→ **TASK DATA**
################

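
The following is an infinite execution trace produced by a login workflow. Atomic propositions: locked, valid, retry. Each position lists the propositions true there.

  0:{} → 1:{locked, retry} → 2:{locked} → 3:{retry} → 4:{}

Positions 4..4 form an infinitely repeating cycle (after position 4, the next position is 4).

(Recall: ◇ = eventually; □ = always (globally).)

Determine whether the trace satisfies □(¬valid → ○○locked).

¬valid → ○○locked must hold at every position from 0 onward. It fails at position 1, so □(¬valid → ○○locked) is false.
Positions where ¬valid holds: 0, 1, 2, 3, 4.
Check ○○locked at each: 0→ok, 1→fails, 2→fails, 3→fails, 4→fails.

Violated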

################

→ **TASK TO CARRY OUT**
Write out, exactly as shown, only the lines running from the one that contains "Determine whether the" to the last line above.

→ **COMPLETED TASK**
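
Determine whether the trace satisfies □(¬valid → ○○locked).

¬valid → ○○locked must hold at every position from 0 onward. It fails at position 1, so □(¬valid → ○○locked) is false.
Positions where ¬valid holds: 0, 1, 2, 3, 4.
Check ○○locked at each: 0→ok, 1→fails, 2→fails, 3→fails, 4→fails.

Violated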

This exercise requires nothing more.